» What you need to do
What are the lines from the one containing "Two resistors form a divider on a 15.9" through the end of the listing below? Return them exactly, and only them.
————
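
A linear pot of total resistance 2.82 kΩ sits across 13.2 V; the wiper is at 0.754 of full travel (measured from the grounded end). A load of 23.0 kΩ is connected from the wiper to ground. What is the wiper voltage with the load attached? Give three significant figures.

The wiper splits the pot into (1−α)R = 693.7 Ω above and αR = 2126 Ω below.
Lower section ‖ load = 1946 Ω.
V_wiper = 13.2 × 1946/(693.7 + 1946) = 9.73 V.

V ≈ 9.73 V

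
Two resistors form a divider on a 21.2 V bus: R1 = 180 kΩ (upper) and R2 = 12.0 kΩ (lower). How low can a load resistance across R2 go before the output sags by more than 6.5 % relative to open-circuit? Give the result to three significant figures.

Output resistance R_th = R1‖R2 = (180 × 12.0)/192.0 = 11.25 kΩ.
The fractional drop is R_th/(R_th + R_L); requiring this ≤ 0.0650 gives R_L ≥ R_th(1/0.0650 − 1) = 11.25 × 14.38 = 162 kΩ.

R_L(min) ≈ 162 kΩ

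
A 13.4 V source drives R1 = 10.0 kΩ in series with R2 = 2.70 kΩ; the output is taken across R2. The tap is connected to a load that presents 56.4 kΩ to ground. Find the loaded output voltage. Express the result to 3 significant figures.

V_out ≈ 2.75 V

The load sits in parallel with R2: R2‖R_L = (2.70 × 56.4) / (2.70 + 56.4) = 2.577 kΩ.
V_out = 13.4 × 2.577 / (10.0 + 2.577) = 13.4 × 2.577/12.58 = 2.75 V.
(Unloaded it would have been 2.85 V.)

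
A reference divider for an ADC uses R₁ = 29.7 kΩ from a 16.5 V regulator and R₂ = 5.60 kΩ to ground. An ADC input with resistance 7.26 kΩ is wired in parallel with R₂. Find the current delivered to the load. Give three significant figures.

I_L ≈ 0.219 mA

R₂‖R_L = 3.161 kΩ; V_out = 16.5 × 3.161/32.86 = 1.587 V.
I_L = V_out / R_L = 1.587 / 7.26 kΩ = 0.219 mA.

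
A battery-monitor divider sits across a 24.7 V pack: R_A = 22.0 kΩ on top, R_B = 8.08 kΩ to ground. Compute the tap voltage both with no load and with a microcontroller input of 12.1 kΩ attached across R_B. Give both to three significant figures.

Open-circuit: V = 24.7 × 8.08/(22.0 + 8.08) = 6.63 V.
With the load, R_B becomes R_B‖R_L = 4.845 kΩ, so V = 24.7 × 4.845/26.84 = 4.46 V.

Unloaded: 6.63 V; loaded: 4.46 V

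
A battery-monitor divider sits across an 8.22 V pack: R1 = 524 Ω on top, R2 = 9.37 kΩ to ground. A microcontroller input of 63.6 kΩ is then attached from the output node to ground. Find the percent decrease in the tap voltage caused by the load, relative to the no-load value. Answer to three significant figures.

The divider's output (Thévenin) resistance is R1‖R2 = 496.2 Ω.
Fractional drop under load = R_th/(R_th + R_L) = 496.2 / (496.2 + 63600) = 0.007742.
So the output falls by 0.774 %.

0.774 %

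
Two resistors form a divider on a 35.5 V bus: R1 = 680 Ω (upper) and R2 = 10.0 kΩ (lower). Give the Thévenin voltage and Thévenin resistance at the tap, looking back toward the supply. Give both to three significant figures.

V_th = 33.2 V, R_th = 637 Ω

V_th is the open-circuit tap voltage: 35.5 × 10000/(680 + 10000) = 33.2 V.
With the supply zeroed, R1 and R2 appear in parallel from the tap: R_th = R1‖R2 = (680 × 10000)/10680 = 637 Ω.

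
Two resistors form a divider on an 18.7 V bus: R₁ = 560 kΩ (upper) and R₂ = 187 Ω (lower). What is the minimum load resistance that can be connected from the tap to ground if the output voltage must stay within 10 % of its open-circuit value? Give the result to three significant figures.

Output resistance R_th = R₁‖R₂ = (560000 × 187)/560200 = 186.9 Ω.
The fractional drop is R_th/(R_th + R_L); requiring this ≤ 0.100 gives R_L ≥ R_th(1/0.100 − 1) = 186.9 × 9.000 = 1.68 kΩ.

R_L(min) ≈ 1.68 kΩ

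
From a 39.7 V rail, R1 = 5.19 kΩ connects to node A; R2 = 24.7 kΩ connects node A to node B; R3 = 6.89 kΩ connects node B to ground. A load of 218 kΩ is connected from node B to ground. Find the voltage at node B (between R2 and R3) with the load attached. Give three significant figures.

At node B, R3 is in parallel with the load: R3‖R_L = 6.679 kΩ.
Below node A the resistance is R2 + (R3‖R_L) = 31.38 kΩ, so V_A = 39.7 × 31.38/36.57 = 34.07 V.
Then V_B = V_A × (R3‖R_L)/(R2 + R3‖R_L) = 34.07 × 6.679/31.38 = 7.25 V.

V ≈ 7.25 V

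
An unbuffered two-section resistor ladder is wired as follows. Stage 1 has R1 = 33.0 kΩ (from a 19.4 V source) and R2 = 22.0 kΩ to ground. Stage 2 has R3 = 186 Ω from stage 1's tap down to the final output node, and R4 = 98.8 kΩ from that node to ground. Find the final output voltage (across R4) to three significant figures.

V_out ≈ 6.83 V

Stage 2 presents R3+R4 = 98990 Ω as a load on stage 1's tap.
Stage 1's lower leg becomes R2‖(R3+R4) = 18000 Ω, so V_mid = 19.4 × 18000/51000 = 6.847 V.
Stage 2 is itself unloaded: V_out = V_mid × R4/(R3+R4) = 6.847 × 98800/98990 = 6.83 V.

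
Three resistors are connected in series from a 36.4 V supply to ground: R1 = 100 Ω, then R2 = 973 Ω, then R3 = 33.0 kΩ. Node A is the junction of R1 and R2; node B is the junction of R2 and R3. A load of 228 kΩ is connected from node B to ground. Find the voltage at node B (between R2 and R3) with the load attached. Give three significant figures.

V ≈ 35.1 V

At node B, R3 is in parallel with the load: R3‖R_L = 28830 Ω.
Below node A the resistance is R2 + (R3‖R_L) = 29800 Ω, so V_A = 36.4 × 29800/29900 = 36.28 V.
Then V_B = V_A × (R3‖R_L)/(R2 + R3‖R_L) = 36.28 × 28830/29800 = 35.1 V.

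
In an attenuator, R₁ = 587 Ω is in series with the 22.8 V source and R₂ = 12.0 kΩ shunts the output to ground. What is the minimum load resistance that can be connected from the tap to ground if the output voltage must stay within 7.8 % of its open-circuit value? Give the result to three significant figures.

Output resistance R_th = R₁‖R₂ = (587 × 12000)/12590 = 559.6 Ω.
The fractional drop is R_th/(R_th + R_L); requiring this ≤ 0.0780 gives R_L ≥ R_th(1/0.0780 − 1) = 559.6 × 11.82 = 6.62 kΩ.

R_L(min) ≈ 6.62 kΩ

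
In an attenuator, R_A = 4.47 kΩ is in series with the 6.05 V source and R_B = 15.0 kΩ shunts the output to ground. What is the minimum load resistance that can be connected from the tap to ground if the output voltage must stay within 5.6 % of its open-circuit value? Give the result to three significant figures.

R_L(min) ≈ 58.1 kΩ

Output resistance R_th = R_A‖R_B = (4.47 × 15.0)/19.47 = 3.444 kΩ.
The fractional drop is R_th/(R_th + R_L); requiring this ≤ 0.0560 gives R_L ≥ R_th(1/0.0560 − 1) = 3.444 × 16.86 = 58.1 kΩ.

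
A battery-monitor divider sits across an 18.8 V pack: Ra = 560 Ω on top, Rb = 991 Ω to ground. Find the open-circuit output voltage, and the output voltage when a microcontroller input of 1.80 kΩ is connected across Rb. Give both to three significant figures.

Open-circuit: V = 18.8 × 991/(560 + 991) = 12.0 V.
With the load, Rb becomes Rb‖R_L = 639.1 Ω, so V = 18.8 × 639.1/1199 = 10.0 V.

Unloaded: 12.0 V; loaded: 10.0 V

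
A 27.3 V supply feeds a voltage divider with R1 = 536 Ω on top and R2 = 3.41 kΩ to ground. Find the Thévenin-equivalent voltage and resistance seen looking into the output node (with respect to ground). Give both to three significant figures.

V_th = 23.6 V, R_th = 463 Ω

V_th is the open-circuit tap voltage: 27.3 × 3410/(536 + 3410) = 23.6 V.
With the supply zeroed, R1 and R2 appear in parallel from the tap: R_th = R1‖R2 = (536 × 3410)/3946 = 463 Ω.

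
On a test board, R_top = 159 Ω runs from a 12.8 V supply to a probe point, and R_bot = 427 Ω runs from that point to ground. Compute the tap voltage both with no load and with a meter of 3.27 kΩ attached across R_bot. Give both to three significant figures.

Open-circuit: V = 12.8 × 427/(159 + 427) = 9.33 V.
With the load, R_bot becomes R_bot‖R_L = 377.7 Ω, so V = 12.8 × 377.7/536.7 = 9.01 V.

Unloaded: 9.33 V; loaded: 9.01 V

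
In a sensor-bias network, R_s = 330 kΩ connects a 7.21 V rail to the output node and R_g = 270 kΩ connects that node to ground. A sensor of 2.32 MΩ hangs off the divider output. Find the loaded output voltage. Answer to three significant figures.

The load sits in parallel with R_g: R_g‖R_L = (270 × 2320) / (270 + 2320) = 241.9 kΩ.
V_out = 7.21 × 241.9 / (330 + 241.9) = 7.21 × 241.9/571.9 = 3.05 V.
(Unloaded it would have been 3.24 V.)

V_out ≈ 3.05 V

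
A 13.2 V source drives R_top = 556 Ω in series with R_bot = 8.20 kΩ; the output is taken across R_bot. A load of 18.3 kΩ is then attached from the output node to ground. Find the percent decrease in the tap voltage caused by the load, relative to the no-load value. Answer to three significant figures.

The divider's output (Thévenin) resistance is R_top‖R_bot = 520.7 Ω.
Fractional drop under load = R_th/(R_th + R_L) = 520.7 / (520.7 + 18300) = 0.02767.
So the output falls by 2.77 %.

2.77 %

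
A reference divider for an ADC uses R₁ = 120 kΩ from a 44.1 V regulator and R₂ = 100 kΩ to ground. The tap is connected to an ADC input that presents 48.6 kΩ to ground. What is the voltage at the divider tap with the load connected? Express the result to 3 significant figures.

The load sits in parallel with R₂: R₂‖R_L = (100 × 48.6) / (100 + 48.6) = 32.71 kΩ.
V_out = 44.1 × 32.71 / (120 + 32.71) = 44.1 × 32.71/152.7 = 9.45 V.

V_out ≈ 9.45 V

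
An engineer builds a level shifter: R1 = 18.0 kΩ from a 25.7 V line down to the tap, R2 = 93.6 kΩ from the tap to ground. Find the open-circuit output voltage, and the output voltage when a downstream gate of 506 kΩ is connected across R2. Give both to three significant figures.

Unloaded: 21.6 V; loaded: 20.9 V

Open-circuit: V = 25.7 × 93.6/(18.0 + 93.6) = 21.6 V.
With the load, R2 becomes R2‖R_L = 78.99 kΩ, so V = 25.7 × 78.99/96.99 = 20.9 V.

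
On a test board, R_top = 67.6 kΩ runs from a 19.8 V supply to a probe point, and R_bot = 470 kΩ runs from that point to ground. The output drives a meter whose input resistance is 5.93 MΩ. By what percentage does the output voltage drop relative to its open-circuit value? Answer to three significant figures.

The divider's output (Thévenin) resistance is R_top‖R_bot = 59.10 kΩ.
Fractional drop under load = R_th/(R_th + R_L) = 59.10 / (59.10 + 5930) = 0.009868.
So the output falls by 0.987 %.

0.987 %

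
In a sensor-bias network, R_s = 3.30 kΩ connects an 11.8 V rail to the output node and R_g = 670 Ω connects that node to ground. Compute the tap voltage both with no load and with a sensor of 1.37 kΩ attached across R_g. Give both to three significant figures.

Unloaded: 1.99 V; loaded: 1.42 V

Open-circuit: V = 11.8 × 670/(3300 + 670) = 1.99 V.
With the load, R_g becomes R_g‖R_L = 450.0 Ω, so V = 11.8 × 450.0/3750 = 1.42 V.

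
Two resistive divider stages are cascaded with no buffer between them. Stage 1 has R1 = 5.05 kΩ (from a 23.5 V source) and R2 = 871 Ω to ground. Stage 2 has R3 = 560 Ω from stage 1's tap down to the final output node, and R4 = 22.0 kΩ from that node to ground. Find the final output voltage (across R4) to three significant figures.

V_out ≈ 3.26 V

Stage 2 presents R3+R4 = 22560 Ω as a load on stage 1's tap.
Stage 1's lower leg becomes R2‖(R3+R4) = 838.6 Ω, so V_mid = 23.5 × 838.6/5889 = 3.347 V.
Stage 2 is itself unloaded: V_out = V_mid × R4/(R3+R4) = 3.347 × 22000/22560 = 3.26 V.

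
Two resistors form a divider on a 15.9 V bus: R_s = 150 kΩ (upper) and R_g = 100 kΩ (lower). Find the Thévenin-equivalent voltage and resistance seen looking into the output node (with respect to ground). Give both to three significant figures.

V_th = 6.36 V, R_th = 60.0 kΩ

V_th is the open-circuit tap voltage: 15.9 × 100/(150 + 100) = 6.36 V.
With the supply zeroed, R_s and R_g appear in parallel from the tap: R_th = R_s‖R_g = (150 × 100)/250.0 = 60.0 kΩ.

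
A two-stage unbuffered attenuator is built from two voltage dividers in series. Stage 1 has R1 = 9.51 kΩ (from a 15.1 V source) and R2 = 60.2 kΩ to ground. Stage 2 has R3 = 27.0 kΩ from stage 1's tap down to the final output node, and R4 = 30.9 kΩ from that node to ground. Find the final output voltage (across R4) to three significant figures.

Stage 2 presents R3+R4 = 57.90 kΩ as a load on stage 1's tap.
Stage 1's lower leg becomes R2‖(R3+R4) = 29.51 kΩ, so V_mid = 15.1 × 29.51/39.02 = 11.42 V.
Stage 2 is itself unloaded: V_out = V_mid × R4/(R3+R4) = 11.42 × 30.9/57.90 = 6.09 V.

V_out ≈ 6.09 V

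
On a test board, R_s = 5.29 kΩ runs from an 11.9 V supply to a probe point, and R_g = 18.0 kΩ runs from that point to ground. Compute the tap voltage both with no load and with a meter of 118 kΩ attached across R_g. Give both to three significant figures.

Unloaded: 9.20 V; loaded: 8.89 V

Open-circuit: V = 11.9 × 18.0/(5.29 + 18.0) = 9.20 V.
With the load, R_g becomes R_g‖R_L = 15.62 kΩ, so V = 11.9 × 15.62/20.91 = 8.89 V.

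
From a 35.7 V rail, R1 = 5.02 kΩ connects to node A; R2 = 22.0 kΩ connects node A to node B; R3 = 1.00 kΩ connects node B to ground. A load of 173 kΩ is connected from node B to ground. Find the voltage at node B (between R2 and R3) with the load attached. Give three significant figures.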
————
» Answer space
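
Two resistors form a divider on a 15.9 V bus: R_s = 150 kΩ (upper) and R_g = 100 kΩ (lower). Find the Thévenin-equivalent voltage and resistance seen looking into the output node (with respect to ground). Give both to three significant figures.

V_th = 6.36 V, R_th = 60.0 kΩ

V_th is the open-circuit tap voltage: 15.9 × 100/(150 + 100) = 6.36 V.
With the supply zeroed, R_s and R_g appear in parallel from the tap: R_th = R_s‖R_g = (150 × 100)/250.0 = 60.0 kΩ.

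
A two-stage unbuffered attenuator is built from two voltage dividers in series. Stage 1 has R1 = 9.51 kΩ (from a 15.1 V source) and R2 = 60.2 kΩ to ground. Stage 2 has R3 = 27.0 kΩ from stage 1's tap down to the final output node, and R4 = 30.9 kΩ from that node to ground. Find the final output voltage (across R4) to three significant figures.

Stage 2 presents R3+R4 = 57.90 kΩ as a load on stage 1's tap.
Stage 1's lower leg becomes R2‖(R3+R4) = 29.51 kΩ, so V_mid = 15.1 × 29.51/39.02 = 11.42 V.
Stage 2 is itself unloaded: V_out = V_mid × R4/(R3+R4) = 11.42 × 30.9/57.90 = 6.09 V.

V_out ≈ 6.09 V

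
On a test board, R_s = 5.29 kΩ runs from an 11.9 V supply to a probe point, and R_g = 18.0 kΩ runs from that point to ground. Compute the tap voltage both with no load and with a meter of 118 kΩ attached across R_g. Give both to three significant figures.

Unloaded: 9.20 V; loaded: 8.89 V

Open-circuit: V = 11.9 × 18.0/(5.29 + 18.0) = 9.20 V.
With the load, R_g becomes R_g‖R_L = 15.62 kΩ, so V = 11.9 × 15.62/20.91 = 8.89 V.

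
From a 35.7 V rail, R1 = 5.02 kΩ connects to node A; R2 = 22.0 kΩ connects node A to node B; R3 = 1.00 kΩ connects node B to ground. A load of 173 kΩ is connected from node B to ground. Find the voltage at node B (between R2 and R3) with the load attached. Give three significant figures.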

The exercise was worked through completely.